• _Record excerpts_
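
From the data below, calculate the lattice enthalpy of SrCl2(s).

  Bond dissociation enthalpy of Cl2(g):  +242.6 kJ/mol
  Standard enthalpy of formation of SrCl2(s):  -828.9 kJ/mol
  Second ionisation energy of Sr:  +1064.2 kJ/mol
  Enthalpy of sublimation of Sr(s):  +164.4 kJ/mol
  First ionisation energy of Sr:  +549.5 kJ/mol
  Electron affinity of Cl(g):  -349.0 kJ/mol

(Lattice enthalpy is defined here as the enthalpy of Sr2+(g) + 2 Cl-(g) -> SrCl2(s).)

ΔHf° = 1·ΔHsub + 1·(ΣIE) + 1·D(Cl2) + 2·EA + U
-828.9 = 1·(+164.4) + 1·(+1613.7) + 1·(+242.6) + 2·(-349.0) + U
U = -828.9 − (+1322.7) = -2151.6 kJ/mol

U = -2151.6 kJ/mol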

• _Exercise aim_
The full set of entries above should be given again exactly.

• _Result for this exercise_
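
From the data below, calculate the lattice enthalpy of SrCl2(s).

  Bond dissociation enthalpy of Cl2(g):  +242.6 kJ/mol
  Standard enthalpy of formation of SrCl2(s):  -828.9 kJ/mol
  Second ionisation energy of Sr:  +1064.2 kJ/mol
  Enthalpy of sublimation of Sr(s):  +164.4 kJ/mol
  First ionisation energy of Sr:  +549.5 kJ/mol
  Electron affinity of Cl(g):  -349.0 kJ/mol

(Lattice enthalpy is defined here as the enthalpy of Sr2+(g) + 2 Cl-(g) -> SrCl2(s).)

ΔHf° = 1·ΔHsub + 1·(ΣIE) + 1·D(Cl2) + 2·EA + U
-828.9 = 1·(+164.4) + 1·(+1613.7) + 1·(+242.6) + 2·(-349.0) + U
U = -828.9 − (+1322.7) = -2151.6 kJ/mol

U = -2151.6 kJ/mol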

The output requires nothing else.